§ **Exercise details**
In full and without change, repeat the records shown below.

_ _ _ _ _ _ _

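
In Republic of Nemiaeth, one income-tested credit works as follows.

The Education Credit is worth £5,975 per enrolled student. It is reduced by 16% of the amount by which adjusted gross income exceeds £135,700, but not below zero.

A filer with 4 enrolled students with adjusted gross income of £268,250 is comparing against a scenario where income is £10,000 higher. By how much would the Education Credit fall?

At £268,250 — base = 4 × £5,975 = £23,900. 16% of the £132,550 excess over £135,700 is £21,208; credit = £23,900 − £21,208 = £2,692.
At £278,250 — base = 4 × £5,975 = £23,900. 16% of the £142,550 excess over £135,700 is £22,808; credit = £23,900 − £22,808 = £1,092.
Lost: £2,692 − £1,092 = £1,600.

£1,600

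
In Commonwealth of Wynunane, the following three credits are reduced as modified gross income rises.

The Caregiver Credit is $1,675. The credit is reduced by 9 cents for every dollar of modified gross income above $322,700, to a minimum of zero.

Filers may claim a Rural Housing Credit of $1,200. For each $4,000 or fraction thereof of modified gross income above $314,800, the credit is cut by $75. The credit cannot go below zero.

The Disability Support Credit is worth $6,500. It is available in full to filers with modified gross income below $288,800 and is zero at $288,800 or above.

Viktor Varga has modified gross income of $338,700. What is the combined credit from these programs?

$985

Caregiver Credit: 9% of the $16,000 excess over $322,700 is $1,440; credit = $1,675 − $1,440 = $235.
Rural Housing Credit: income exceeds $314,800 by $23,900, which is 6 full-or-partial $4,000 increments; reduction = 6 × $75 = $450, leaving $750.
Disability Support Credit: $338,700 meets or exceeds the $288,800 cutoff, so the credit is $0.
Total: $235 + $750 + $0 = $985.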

_ _ _ _ _ _ _

§ **Exercise response**
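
In Republic of Nemiaeth, one income-tested credit works as follows.

The Education Credit is worth £5,975 per enrolled student. It is reduced by 16% of the amount by which adjusted gross income exceeds £135,700, but not below zero.

A filer with 4 enrolled students with adjusted gross income of £268,250 is comparing against a scenario where income is £10,000 higher. By how much would the Education Credit fall?

At £268,250 — base = 4 × £5,975 = £23,900. 16% of the £132,550 excess over £135,700 is £21,208; credit = £23,900 − £21,208 = £2,692.
At £278,250 — base = 4 × £5,975 = £23,900. 16% of the £142,550 excess over £135,700 is £22,808; credit = £23,900 − £22,808 = £1,092.
Lost: £2,692 − £1,092 = £1,600.

£1,600

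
In Commonwealth of Wynunane, the following three credits are reduced as modified gross income rises.

The Caregiver Credit is $1,675. The credit is reduced by 9 cents for every dollar of modified gross income above $322,700, to a minimum of zero.

Filers may claim a Rural Housing Credit of $1,200. For each $4,000 or fraction thereof of modified gross income above $314,800, the credit is cut by $75. The credit cannot go below zero.

The Disability Support Credit is worth $6,500. It is available in full to filers with modified gross income below $288,800 and is zero at $288,800 or above.

Viktor Varga has modified gross income of $338,700. What is the combined credit from these programs?

$985

Caregiver Credit: 9% of the $16,000 excess over $322,700 is $1,440; credit = $1,675 − $1,440 = $235.
Rural Housing Credit: income exceeds $314,800 by $23,900, which is 6 full-or-partial $4,000 increments; reduction = 6 × $75 = $450, leaving $750.
Disability Support Credit: $338,700 meets or exceeds the $288,800 cutoff, so the credit is $0.
Total: $235 + $750 + $0 = $985.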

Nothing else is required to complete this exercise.